• **What to produce**
Print every line below. Match each one exactly.

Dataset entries
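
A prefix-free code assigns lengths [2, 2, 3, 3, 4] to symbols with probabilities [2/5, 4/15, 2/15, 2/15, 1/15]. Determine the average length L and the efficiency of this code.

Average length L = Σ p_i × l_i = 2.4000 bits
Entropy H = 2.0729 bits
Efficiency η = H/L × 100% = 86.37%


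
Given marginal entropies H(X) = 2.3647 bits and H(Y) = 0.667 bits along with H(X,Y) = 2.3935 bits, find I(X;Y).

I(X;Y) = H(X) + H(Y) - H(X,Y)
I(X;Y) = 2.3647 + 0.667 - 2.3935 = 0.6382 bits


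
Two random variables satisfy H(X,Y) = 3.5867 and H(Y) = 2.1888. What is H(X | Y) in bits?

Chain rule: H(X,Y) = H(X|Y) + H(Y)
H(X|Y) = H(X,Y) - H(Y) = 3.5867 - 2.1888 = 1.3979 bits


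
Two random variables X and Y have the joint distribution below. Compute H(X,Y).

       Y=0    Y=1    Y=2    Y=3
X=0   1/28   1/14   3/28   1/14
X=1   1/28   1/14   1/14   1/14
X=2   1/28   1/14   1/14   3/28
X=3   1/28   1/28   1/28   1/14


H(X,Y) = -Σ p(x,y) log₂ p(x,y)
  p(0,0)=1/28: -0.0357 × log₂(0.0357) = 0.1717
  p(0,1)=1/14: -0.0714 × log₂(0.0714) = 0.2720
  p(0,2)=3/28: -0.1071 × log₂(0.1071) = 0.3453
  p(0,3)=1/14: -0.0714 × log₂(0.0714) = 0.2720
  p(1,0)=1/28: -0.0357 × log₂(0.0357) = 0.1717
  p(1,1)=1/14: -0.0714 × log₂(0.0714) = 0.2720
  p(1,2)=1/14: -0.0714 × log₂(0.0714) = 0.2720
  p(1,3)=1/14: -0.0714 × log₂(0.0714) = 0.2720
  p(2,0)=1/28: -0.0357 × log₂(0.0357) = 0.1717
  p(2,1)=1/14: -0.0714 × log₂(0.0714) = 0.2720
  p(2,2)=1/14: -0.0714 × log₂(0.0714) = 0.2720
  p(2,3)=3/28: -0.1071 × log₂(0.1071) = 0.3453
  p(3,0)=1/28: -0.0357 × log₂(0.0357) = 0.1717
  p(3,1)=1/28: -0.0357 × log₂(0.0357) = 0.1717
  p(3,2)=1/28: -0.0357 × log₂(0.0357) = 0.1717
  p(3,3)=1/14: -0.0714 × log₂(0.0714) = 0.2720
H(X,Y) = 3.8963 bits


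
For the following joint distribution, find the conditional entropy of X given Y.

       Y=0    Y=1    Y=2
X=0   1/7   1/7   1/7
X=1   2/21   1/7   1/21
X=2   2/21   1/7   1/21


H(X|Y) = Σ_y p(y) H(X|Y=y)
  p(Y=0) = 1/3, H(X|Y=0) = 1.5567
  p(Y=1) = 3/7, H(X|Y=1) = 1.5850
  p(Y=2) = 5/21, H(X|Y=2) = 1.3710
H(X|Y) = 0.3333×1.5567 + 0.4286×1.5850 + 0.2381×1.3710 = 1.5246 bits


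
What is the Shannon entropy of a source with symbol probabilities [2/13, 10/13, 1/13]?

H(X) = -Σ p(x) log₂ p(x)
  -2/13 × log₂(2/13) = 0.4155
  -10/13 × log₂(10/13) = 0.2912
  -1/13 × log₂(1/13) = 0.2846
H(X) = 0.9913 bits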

• **Exercise result**
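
A prefix-free code assigns lengths [2, 2, 3, 3, 4] to symbols with probabilities [2/5, 4/15, 2/15, 2/15, 1/15]. Determine the average length L and the efficiency of this code.

Average length L = Σ p_i × l_i = 2.4000 bits
Entropy H = 2.0729 bits
Efficiency η = H/L × 100% = 86.37%


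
Given marginal entropies H(X) = 2.3647 bits and H(Y) = 0.667 bits along with H(X,Y) = 2.3935 bits, find I(X;Y).

I(X;Y) = H(X) + H(Y) - H(X,Y)
I(X;Y) = 2.3647 + 0.667 - 2.3935 = 0.6382 bits


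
Two random variables satisfy H(X,Y) = 3.5867 and H(Y) = 2.1888. What is H(X | Y) in bits?

Chain rule: H(X,Y) = H(X|Y) + H(Y)
H(X|Y) = H(X,Y) - H(Y) = 3.5867 - 2.1888 = 1.3979 bits


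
Two random variables X and Y have the joint distribution below. Compute H(X,Y).

       Y=0    Y=1    Y=2    Y=3
X=0   1/28   1/14   3/28   1/14
X=1   1/28   1/14   1/14   1/14
X=2   1/28   1/14   1/14   3/28
X=3   1/28   1/28   1/28   1/14


H(X,Y) = -Σ p(x,y) log₂ p(x,y)
  p(0,0)=1/28: -0.0357 × log₂(0.0357) = 0.1717
  p(0,1)=1/14: -0.0714 × log₂(0.0714) = 0.2720
  p(0,2)=3/28: -0.1071 × log₂(0.1071) = 0.3453
  p(0,3)=1/14: -0.0714 × log₂(0.0714) = 0.2720
  p(1,0)=1/28: -0.0357 × log₂(0.0357) = 0.1717
  p(1,1)=1/14: -0.0714 × log₂(0.0714) = 0.2720
  p(1,2)=1/14: -0.0714 × log₂(0.0714) = 0.2720
  p(1,3)=1/14: -0.0714 × log₂(0.0714) = 0.2720
  p(2,0)=1/28: -0.0357 × log₂(0.0357) = 0.1717
  p(2,1)=1/14: -0.0714 × log₂(0.0714) = 0.2720
  p(2,2)=1/14: -0.0714 × log₂(0.0714) = 0.2720
  p(2,3)=3/28: -0.1071 × log₂(0.1071) = 0.3453
  p(3,0)=1/28: -0.0357 × log₂(0.0357) = 0.1717
  p(3,1)=1/28: -0.0357 × log₂(0.0357) = 0.1717
  p(3,2)=1/28: -0.0357 × log₂(0.0357) = 0.1717
  p(3,3)=1/14: -0.0714 × log₂(0.0714) = 0.2720
H(X,Y) = 3.8963 bits


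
For the following joint distribution, find the conditional entropy of X given Y.

       Y=0    Y=1    Y=2
X=0   1/7   1/7   1/7
X=1   2/21   1/7   1/21
X=2   2/21   1/7   1/21


H(X|Y) = Σ_y p(y) H(X|Y=y)
  p(Y=0) = 1/3, H(X|Y=0) = 1.5567
  p(Y=1) = 3/7, H(X|Y=1) = 1.5850
  p(Y=2) = 5/21, H(X|Y=2) = 1.3710
H(X|Y) = 0.3333×1.5567 + 0.4286×1.5850 + 0.2381×1.3710 = 1.5246 bits


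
What is the Shannon entropy of a source with symbol probabilities [2/13, 10/13, 1/13]?

H(X) = -Σ p(x) log₂ p(x)
  -2/13 × log₂(2/13) = 0.4155
  -10/13 × log₂(10/13) = 0.2912
  -1/13 × log₂(1/13) = 0.2846
H(X) = 0.9913 bits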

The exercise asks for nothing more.